Problem — Nothing in the listing should differ in your copy; retype it all exactly.

Extracted information —
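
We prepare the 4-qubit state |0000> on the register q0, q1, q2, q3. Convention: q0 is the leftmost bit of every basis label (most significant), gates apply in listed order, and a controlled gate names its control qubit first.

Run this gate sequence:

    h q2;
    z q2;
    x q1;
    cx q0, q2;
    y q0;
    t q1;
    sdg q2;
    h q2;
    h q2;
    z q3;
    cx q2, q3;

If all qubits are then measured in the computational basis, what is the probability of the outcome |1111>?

The probability of measuring |1111> is 1/2.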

Response to this task —
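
We prepare the 4-qubit state |0000> on the register q0, q1, q2, q3. Convention: q0 is the leftmost bit of every basis label (most significant), gates apply in listed order, and a controlled gate names its control qubit first.

Run this gate sequence:

    h q2;
    z q2;
    x q1;
    cx q0, q2;
    y q0;
    t q1;
    sdg q2;
    h q2;
    h q2;
    z q3;
    cx q2, q3;

If all qubits are then measured in the computational basis, what is the probability of the outcome |1111>?

The probability of measuring |1111> is 1/2.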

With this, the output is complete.